(Data items)

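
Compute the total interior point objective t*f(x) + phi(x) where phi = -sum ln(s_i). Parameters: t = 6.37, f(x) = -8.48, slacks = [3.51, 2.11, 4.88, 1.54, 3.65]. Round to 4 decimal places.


Step 1: Compute log-barrier.
ln values: [1.2556, 0.7467, 1.5851, 0.4318, 1.2947]
phi = -(1.2556 + 0.7467 + 1.5851 + 0.4318 + 1.2947) = -5.314
Step 2: Compute augmented objective.
t*f(x) = 6.37*-8.48 = -54.0176
Total = -54.0176 - 5.314 = -59.3316


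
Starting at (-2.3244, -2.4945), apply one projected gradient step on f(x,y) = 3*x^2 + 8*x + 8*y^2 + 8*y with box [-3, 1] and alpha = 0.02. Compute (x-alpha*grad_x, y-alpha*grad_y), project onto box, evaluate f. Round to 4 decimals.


Step 1: Compute gradient at (-2.3244, -2.4945).
grad_x = 2*3*-2.3244 + 8 = -5.9464
grad_y = 2*8*-2.4945 + 8 = -31.912
Step 2: Gradient step.
x_raw = -2.3244 - 0.02*-5.9464 = -2.2055
y_raw = -2.4945 - 0.02*-31.912 = -1.8563
Step 3: Project onto [-3, 1].
x_proj = clip(-2.2055) = -2.2055
y_proj = clip(-1.8563) = -1.8563
Step 4: Evaluate f.
f(-2.2055, -1.8563) = 9.6641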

*WHAT YOU ARE ASKED TO DO*.
A word-for-word transcription of all the data is needed.

*OUTPUT*.
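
Compute the total interior point objective t*f(x) + phi(x) where phi = -sum ln(s_i). Parameters: t = 6.37, f(x) = -8.48, slacks = [3.51, 2.11, 4.88, 1.54, 3.65]. Round to 4 decimal places.


Step 1: Compute log-barrier.
ln values: [1.2556, 0.7467, 1.5851, 0.4318, 1.2947]
phi = -(1.2556 + 0.7467 + 1.5851 + 0.4318 + 1.2947) = -5.314
Step 2: Compute augmented objective.
t*f(x) = 6.37*-8.48 = -54.0176
Total = -54.0176 - 5.314 = -59.3316


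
Starting at (-2.3244, -2.4945), apply one projected gradient step on f(x,y) = 3*x^2 + 8*x + 8*y^2 + 8*y with box [-3, 1] and alpha = 0.02. Compute (x-alpha*grad_x, y-alpha*grad_y), project onto box, evaluate f. Round to 4 decimals.


Step 1: Compute gradient at (-2.3244, -2.4945).
grad_x = 2*3*-2.3244 + 8 = -5.9464
grad_y = 2*8*-2.4945 + 8 = -31.912
Step 2: Gradient step.
x_raw = -2.3244 - 0.02*-5.9464 = -2.2055
y_raw = -2.4945 - 0.02*-31.912 = -1.8563
Step 3: Project onto [-3, 1].
x_proj = clip(-2.2055) = -2.2055
y_proj = clip(-1.8563) = -1.8563
Step 4: Evaluate f.
f(-2.2055, -1.8563) = 9.6641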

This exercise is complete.